* What needs to be done *
Every line in the material below that includes "Fibonacci" should be copied.
*-*-*
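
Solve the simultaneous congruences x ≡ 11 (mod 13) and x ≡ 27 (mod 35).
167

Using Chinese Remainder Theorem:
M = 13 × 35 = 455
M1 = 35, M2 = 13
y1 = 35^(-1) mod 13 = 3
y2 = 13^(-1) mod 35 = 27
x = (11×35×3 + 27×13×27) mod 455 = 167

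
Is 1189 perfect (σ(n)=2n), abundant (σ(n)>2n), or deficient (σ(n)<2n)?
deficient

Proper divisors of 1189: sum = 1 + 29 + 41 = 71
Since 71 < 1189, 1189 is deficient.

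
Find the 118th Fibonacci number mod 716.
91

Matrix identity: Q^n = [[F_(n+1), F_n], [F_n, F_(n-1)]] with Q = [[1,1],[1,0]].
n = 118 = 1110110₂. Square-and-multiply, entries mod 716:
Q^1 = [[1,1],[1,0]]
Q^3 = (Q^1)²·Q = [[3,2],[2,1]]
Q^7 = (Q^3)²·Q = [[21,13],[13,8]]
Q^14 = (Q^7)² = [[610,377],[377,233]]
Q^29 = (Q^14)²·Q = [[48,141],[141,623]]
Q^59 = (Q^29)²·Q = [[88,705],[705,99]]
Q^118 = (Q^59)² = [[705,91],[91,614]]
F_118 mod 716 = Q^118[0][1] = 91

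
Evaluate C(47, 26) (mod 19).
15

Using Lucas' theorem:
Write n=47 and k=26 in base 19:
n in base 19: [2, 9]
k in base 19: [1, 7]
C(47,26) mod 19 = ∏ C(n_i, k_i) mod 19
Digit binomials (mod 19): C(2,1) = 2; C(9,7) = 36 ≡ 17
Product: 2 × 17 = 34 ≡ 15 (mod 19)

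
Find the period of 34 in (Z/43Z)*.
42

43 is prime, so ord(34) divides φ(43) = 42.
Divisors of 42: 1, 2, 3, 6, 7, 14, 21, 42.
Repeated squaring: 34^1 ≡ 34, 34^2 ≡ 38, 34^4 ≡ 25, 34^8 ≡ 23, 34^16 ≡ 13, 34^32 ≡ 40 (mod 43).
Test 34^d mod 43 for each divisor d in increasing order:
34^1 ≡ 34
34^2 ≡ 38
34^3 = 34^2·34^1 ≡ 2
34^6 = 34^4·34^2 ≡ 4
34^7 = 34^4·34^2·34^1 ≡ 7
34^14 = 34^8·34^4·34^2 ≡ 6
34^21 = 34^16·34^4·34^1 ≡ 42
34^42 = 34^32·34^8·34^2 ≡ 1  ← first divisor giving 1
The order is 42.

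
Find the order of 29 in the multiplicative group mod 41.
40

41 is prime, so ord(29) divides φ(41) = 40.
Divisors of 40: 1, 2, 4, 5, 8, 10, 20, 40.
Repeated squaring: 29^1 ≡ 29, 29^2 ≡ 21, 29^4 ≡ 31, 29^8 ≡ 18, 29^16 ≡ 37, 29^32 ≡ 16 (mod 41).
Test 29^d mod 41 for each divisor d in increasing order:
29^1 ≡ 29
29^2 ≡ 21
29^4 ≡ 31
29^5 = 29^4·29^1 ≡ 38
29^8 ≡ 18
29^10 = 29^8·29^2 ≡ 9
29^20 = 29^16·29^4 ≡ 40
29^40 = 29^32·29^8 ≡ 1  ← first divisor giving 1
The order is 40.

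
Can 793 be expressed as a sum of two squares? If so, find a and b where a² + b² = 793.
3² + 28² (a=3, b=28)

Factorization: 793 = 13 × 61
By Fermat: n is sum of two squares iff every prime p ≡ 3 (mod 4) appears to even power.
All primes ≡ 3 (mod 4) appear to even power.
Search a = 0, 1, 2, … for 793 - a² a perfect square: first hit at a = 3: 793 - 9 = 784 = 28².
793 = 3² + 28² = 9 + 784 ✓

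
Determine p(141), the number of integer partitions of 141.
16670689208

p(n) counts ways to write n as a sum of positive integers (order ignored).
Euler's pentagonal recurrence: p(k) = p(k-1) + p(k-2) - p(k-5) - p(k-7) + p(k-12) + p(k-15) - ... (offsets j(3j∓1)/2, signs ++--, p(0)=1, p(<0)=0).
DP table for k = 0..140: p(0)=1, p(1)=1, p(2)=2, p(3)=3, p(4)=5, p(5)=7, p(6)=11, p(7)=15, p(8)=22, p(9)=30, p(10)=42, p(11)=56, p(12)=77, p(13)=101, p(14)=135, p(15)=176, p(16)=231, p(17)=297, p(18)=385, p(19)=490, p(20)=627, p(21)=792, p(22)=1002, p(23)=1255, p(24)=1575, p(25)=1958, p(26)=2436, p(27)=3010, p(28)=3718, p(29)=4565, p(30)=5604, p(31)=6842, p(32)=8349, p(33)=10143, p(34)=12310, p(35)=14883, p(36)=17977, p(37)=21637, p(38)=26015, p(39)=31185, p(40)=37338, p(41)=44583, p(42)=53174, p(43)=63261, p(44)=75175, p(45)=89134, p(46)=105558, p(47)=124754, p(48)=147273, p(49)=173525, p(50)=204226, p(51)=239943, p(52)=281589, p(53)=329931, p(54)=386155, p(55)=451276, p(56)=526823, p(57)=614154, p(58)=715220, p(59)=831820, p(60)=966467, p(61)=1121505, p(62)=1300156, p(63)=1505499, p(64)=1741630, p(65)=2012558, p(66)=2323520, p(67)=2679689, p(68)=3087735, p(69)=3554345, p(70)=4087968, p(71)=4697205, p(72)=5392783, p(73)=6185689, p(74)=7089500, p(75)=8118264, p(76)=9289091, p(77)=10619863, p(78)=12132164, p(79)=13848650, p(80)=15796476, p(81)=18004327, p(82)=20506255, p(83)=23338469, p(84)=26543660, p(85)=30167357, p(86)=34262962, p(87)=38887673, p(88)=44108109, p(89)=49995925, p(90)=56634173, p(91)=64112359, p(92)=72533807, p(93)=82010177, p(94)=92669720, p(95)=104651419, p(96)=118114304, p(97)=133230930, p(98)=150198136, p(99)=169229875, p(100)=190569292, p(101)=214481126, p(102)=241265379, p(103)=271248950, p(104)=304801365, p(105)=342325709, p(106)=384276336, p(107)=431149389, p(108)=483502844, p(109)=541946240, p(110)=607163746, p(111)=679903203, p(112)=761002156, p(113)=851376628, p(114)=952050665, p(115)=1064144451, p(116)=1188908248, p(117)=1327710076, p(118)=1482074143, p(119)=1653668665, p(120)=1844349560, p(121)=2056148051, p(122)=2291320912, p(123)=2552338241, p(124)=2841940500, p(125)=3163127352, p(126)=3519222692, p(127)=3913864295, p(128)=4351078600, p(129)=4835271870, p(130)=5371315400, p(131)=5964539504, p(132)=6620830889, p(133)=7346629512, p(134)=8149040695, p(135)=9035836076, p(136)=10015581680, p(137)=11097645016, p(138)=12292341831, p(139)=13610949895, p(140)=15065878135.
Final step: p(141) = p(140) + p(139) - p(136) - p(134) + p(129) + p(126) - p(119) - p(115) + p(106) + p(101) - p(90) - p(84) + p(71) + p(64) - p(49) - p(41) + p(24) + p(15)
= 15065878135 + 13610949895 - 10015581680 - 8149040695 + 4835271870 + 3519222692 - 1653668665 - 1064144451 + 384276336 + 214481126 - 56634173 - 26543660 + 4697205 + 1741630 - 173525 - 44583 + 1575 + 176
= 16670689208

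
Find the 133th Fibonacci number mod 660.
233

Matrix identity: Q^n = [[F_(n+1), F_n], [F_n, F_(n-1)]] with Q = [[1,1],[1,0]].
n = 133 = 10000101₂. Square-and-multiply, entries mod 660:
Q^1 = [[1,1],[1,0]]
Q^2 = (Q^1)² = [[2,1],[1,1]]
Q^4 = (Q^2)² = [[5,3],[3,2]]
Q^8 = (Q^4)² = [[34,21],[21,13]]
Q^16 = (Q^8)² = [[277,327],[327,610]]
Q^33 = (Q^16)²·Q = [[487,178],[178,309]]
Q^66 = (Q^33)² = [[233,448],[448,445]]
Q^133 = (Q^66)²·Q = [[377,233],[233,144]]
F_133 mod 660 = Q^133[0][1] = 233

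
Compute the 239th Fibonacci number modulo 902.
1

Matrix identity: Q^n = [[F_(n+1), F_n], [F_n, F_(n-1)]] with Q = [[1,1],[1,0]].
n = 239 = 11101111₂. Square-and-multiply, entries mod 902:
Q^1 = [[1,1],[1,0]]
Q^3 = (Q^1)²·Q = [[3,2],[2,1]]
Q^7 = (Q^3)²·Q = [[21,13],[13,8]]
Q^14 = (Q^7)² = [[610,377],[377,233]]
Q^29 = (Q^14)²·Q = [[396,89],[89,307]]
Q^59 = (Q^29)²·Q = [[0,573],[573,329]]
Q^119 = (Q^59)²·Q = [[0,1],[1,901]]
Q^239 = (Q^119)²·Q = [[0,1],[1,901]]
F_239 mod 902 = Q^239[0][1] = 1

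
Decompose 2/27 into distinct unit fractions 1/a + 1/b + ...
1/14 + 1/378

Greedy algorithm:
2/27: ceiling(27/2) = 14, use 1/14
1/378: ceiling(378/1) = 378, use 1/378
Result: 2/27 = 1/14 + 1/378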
*-*-*
* Answer for this exercise *
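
Find the 118th Fibonacci number mod 716.
Find the 133th Fibonacci number mod 660.
Compute the 239th Fibonacci number modulo 902.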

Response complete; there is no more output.